| Collected data entries |
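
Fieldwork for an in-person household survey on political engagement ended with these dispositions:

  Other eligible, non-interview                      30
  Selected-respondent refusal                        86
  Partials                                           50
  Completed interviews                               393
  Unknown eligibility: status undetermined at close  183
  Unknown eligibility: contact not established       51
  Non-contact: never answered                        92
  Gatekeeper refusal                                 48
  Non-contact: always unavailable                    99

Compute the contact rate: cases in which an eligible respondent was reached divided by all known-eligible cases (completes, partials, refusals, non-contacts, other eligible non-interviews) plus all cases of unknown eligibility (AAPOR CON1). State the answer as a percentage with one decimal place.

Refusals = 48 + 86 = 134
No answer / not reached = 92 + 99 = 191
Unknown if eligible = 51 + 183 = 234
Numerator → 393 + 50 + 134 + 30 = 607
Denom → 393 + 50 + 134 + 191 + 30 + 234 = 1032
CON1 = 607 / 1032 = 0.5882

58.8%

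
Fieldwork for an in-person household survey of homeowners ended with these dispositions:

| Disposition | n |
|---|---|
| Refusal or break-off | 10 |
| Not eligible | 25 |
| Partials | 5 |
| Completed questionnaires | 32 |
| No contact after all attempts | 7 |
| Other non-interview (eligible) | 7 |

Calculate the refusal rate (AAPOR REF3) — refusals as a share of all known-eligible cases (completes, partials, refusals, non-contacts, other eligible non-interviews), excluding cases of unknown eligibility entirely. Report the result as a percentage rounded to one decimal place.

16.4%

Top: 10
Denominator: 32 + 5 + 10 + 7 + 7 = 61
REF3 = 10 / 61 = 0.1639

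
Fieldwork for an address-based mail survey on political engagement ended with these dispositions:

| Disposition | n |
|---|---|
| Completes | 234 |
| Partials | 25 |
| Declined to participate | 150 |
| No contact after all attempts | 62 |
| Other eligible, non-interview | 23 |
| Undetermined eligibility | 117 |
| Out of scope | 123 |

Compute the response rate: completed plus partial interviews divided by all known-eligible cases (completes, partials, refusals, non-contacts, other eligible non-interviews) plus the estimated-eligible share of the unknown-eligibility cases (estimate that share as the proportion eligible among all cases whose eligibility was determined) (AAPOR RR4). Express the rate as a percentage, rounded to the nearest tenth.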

| TASK DIRECTIONS |
Each of the records is to be written out again exactly.

| FINAL ANSWER |
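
Fieldwork for an in-person household survey on political engagement ended with these dispositions:

  Other eligible, non-interview                      30
  Selected-respondent refusal                        86
  Partials                                           50
  Completed interviews                               393
  Unknown eligibility: status undetermined at close  183
  Unknown eligibility: contact not established       51
  Non-contact: never answered                        92
  Gatekeeper refusal                                 48
  Non-contact: always unavailable                    99

Compute the contact rate: cases in which an eligible respondent was reached divided by all known-eligible cases (completes, partials, refusals, non-contacts, other eligible non-interviews) plus all cases of unknown eligibility (AAPOR CON1). State the answer as a percentage with one decimal place.

Refusals = 48 + 86 = 134
No answer / not reached = 92 + 99 = 191
Unknown if eligible = 51 + 183 = 234
Numerator → 393 + 50 + 134 + 30 = 607
Denom → 393 + 50 + 134 + 191 + 30 + 234 = 1032
CON1 = 607 / 1032 = 0.5882

58.8%

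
Fieldwork for an in-person household survey of homeowners ended with these dispositions:

| Disposition | n |
|---|---|
| Refusal or break-off | 10 |
| Not eligible | 25 |
| Partials | 5 |
| Completed questionnaires | 32 |
| No contact after all attempts | 7 |
| Other non-interview (eligible) | 7 |

Calculate the refusal rate (AAPOR REF3) — refusals as a share of all known-eligible cases (completes, partials, refusals, non-contacts, other eligible non-interviews), excluding cases of unknown eligibility entirely. Report the result as a percentage rounded to one decimal place.

16.4%

Top: 10
Denominator: 32 + 5 + 10 + 7 + 7 = 61
REF3 = 10 / 61 = 0.1639

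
Fieldwork for an address-based mail survey on political engagement ended with these dispositions:

| Disposition | n |
|---|---|
| Completes | 234 |
| Partials | 25 |
| Declined to participate | 150 |
| No contact after all attempts | 62 |
| Other eligible, non-interview | 23 |
| Undetermined eligibility | 117 |
| Out of scope | 123 |

Compute the response rate: completed plus partial interviews divided by all known-eligible cases (completes, partials, refusals, non-contacts, other eligible non-interviews) plus the estimated-eligible share of the unknown-eligibility cases (estimate that share as the proportion eligible among all cases whose eligibility was determined) (AAPOR RR4). Express the rate as a percentage, rounded to the nearest tenth.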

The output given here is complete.